_The problem_
Check every line of the material below, and show those that contain "approx".

_Extracted material_
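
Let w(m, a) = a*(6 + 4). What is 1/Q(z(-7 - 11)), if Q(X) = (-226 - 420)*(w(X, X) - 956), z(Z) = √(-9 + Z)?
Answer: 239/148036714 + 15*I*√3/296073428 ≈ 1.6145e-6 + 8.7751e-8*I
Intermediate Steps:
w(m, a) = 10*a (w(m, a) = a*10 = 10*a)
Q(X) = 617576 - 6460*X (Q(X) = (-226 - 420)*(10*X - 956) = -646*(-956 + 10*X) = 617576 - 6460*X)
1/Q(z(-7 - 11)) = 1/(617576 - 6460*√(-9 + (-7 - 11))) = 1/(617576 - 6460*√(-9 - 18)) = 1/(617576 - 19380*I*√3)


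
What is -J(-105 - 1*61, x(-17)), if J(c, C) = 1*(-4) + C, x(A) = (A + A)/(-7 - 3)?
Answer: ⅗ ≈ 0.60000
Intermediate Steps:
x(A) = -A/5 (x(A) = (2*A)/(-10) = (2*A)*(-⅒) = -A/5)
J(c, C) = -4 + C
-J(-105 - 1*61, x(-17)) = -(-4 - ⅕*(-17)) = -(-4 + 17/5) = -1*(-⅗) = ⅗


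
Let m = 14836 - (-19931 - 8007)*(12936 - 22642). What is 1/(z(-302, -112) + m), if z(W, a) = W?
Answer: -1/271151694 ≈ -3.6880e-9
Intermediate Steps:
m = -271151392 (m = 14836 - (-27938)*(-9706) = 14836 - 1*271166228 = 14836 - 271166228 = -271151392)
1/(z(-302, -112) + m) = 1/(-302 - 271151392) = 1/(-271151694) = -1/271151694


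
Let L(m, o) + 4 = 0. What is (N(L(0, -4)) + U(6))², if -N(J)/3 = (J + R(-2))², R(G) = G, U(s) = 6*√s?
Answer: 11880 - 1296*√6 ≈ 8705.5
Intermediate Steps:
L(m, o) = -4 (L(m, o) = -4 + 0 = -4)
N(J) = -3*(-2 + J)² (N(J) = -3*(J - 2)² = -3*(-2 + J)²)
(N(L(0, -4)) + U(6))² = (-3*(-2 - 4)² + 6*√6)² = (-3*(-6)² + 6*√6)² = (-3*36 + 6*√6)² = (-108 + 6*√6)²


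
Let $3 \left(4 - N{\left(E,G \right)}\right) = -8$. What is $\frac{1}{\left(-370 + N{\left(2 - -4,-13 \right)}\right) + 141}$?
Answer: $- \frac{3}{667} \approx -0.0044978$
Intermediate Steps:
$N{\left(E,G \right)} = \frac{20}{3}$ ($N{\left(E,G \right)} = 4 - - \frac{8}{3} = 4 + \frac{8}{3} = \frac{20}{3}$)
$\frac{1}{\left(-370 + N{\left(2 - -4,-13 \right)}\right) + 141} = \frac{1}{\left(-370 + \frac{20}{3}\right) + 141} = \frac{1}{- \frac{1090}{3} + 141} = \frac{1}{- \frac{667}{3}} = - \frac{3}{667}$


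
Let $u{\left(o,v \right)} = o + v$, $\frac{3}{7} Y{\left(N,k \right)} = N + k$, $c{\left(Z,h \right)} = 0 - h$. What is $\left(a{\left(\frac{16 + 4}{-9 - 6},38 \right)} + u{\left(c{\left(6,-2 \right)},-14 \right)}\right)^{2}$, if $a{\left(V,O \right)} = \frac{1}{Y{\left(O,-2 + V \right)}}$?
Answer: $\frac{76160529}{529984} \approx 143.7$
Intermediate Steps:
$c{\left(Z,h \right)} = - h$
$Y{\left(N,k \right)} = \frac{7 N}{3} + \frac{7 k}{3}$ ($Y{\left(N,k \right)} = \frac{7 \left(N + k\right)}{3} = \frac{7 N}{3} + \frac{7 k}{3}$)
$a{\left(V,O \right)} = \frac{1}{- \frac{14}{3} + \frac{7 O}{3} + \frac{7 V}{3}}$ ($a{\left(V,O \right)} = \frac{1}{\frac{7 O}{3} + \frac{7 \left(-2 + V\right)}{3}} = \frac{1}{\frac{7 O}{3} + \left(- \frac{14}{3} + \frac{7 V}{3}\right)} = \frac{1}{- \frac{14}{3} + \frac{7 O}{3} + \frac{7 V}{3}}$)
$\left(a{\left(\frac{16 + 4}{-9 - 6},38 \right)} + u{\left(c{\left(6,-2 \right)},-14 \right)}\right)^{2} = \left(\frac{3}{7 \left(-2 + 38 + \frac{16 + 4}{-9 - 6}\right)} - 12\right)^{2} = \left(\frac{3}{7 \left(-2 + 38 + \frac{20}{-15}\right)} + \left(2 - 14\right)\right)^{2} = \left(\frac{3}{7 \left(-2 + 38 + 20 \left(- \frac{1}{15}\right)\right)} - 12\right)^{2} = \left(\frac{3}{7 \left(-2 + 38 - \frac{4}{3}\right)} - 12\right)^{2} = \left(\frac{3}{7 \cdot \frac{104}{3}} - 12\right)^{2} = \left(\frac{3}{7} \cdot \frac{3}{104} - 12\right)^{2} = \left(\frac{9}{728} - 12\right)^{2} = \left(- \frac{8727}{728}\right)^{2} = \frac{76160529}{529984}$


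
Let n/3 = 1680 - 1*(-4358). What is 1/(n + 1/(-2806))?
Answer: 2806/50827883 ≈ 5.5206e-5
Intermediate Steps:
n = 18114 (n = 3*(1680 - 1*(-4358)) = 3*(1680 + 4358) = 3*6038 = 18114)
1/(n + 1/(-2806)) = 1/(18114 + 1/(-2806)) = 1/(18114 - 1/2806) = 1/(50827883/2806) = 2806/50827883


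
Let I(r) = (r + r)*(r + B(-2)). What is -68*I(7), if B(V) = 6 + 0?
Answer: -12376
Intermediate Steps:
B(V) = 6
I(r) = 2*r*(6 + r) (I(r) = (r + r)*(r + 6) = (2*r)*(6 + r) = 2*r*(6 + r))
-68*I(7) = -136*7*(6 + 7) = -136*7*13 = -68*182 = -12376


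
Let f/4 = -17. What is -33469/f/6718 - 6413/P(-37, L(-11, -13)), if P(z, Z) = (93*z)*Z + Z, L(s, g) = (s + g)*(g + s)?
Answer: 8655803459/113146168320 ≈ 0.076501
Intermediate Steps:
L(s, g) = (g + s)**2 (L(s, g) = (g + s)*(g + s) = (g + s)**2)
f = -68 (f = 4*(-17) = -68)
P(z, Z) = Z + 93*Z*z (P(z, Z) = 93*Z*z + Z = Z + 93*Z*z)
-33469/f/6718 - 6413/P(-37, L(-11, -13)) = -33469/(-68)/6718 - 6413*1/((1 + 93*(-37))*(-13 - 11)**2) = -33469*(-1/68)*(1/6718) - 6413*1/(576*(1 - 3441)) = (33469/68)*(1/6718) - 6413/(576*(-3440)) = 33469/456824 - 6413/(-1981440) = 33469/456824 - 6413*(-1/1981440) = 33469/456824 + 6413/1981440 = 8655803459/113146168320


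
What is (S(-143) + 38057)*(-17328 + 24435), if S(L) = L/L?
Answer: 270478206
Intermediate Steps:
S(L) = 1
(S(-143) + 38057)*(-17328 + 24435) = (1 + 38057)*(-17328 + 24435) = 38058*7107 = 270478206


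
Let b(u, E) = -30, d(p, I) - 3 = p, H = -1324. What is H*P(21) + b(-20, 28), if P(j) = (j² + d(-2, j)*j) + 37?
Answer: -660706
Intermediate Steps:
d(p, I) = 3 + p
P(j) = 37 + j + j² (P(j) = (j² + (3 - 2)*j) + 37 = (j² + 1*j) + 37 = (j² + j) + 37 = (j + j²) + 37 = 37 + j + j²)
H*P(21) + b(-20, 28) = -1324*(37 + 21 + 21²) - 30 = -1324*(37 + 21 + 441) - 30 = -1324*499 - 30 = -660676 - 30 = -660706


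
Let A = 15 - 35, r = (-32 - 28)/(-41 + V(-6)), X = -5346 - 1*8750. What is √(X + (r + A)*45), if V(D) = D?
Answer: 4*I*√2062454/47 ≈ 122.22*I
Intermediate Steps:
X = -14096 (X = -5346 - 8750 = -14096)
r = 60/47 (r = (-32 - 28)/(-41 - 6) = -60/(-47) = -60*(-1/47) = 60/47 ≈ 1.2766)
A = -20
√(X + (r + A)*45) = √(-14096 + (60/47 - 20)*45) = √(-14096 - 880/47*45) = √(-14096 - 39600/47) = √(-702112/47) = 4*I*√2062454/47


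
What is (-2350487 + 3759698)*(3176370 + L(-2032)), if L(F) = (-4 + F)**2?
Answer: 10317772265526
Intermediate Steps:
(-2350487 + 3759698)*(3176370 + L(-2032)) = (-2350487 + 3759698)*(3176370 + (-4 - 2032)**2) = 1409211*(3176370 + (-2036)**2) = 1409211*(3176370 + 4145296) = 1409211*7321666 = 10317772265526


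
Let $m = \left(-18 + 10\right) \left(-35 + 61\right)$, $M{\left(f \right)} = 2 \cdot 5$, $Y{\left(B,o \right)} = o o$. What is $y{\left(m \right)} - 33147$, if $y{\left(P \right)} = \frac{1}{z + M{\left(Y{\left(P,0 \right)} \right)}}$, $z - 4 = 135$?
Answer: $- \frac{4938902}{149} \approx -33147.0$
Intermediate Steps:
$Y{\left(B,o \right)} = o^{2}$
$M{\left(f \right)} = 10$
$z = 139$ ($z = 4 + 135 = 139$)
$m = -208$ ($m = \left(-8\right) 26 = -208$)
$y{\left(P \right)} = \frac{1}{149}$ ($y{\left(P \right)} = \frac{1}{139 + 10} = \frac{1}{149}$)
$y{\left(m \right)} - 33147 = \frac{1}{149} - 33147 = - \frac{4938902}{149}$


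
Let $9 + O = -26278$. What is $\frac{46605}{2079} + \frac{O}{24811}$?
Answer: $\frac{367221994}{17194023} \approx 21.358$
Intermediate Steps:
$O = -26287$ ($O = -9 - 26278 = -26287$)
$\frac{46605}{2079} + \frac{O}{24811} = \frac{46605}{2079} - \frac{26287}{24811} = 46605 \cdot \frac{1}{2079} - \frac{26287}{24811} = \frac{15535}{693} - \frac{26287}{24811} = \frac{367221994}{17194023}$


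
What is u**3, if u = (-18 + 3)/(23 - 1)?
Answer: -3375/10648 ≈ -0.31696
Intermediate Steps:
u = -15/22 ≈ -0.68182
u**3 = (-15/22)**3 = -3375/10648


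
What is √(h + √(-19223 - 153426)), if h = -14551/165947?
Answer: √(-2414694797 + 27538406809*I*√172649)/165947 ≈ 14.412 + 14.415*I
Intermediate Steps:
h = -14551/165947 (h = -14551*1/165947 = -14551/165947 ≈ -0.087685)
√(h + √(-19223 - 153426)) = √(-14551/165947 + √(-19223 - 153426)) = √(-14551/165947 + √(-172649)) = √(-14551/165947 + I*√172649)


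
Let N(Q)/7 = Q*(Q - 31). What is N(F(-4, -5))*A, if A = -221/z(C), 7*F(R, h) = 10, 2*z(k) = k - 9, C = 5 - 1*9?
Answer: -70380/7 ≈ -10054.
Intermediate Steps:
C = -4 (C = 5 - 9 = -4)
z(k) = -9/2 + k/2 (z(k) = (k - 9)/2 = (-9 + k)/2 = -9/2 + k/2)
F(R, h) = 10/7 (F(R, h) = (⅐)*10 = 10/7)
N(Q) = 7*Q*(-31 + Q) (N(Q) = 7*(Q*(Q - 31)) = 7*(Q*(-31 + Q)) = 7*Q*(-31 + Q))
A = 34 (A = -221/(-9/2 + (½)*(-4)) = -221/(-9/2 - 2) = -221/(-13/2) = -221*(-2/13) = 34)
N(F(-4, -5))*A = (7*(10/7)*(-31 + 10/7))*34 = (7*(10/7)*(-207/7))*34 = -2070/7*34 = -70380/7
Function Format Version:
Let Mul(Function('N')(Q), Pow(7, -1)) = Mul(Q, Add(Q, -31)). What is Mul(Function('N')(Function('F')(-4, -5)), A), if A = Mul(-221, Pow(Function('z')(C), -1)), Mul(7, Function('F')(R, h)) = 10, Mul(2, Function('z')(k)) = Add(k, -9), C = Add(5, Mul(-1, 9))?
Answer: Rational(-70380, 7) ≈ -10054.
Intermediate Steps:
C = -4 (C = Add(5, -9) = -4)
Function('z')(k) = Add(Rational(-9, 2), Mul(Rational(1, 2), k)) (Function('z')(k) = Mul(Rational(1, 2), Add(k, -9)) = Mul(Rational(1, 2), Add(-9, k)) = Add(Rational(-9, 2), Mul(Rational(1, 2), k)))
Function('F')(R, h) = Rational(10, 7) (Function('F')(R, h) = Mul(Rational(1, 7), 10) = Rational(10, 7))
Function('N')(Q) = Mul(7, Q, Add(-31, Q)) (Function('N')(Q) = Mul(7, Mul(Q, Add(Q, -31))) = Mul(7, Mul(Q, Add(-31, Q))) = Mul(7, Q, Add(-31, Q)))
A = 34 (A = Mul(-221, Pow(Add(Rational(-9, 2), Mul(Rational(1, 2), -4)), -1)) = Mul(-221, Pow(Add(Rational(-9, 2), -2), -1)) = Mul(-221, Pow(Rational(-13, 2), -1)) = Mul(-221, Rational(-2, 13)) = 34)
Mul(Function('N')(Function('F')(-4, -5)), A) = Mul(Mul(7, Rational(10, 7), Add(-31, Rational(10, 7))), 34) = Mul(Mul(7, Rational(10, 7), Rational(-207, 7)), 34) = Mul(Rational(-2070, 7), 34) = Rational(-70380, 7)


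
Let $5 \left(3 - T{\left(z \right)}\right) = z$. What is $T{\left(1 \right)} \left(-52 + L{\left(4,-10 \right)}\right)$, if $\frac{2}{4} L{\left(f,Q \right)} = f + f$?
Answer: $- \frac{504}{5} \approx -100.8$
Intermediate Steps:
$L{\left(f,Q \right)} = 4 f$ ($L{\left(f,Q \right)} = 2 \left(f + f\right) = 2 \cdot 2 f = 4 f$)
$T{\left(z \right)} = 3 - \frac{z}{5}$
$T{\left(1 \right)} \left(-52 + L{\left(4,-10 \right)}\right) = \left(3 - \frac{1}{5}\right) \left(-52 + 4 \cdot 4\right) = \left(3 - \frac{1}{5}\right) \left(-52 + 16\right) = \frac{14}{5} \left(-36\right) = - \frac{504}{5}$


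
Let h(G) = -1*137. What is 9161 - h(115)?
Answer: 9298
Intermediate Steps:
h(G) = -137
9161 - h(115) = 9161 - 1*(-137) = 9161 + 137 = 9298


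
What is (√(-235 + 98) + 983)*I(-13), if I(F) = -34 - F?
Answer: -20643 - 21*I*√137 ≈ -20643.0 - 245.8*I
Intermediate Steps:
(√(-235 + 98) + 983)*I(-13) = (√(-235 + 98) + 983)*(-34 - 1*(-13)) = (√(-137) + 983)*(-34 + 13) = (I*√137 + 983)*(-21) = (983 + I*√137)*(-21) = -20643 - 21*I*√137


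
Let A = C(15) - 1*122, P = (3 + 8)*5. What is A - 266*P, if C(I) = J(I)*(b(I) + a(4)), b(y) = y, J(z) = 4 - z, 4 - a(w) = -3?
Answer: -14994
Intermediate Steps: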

_Solution to this exercise_
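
Answer: $- \frac{3}{667} \approx -0.0044978$
Answer: $\frac{76160529}{529984} \approx 143.7$
Answer: $- \frac{4938902}{149} \approx -33147.0$
Answer: $\frac{367221994}{17194023} \approx 21.358$
Answer: $- \frac{504}{5} \approx -100.8$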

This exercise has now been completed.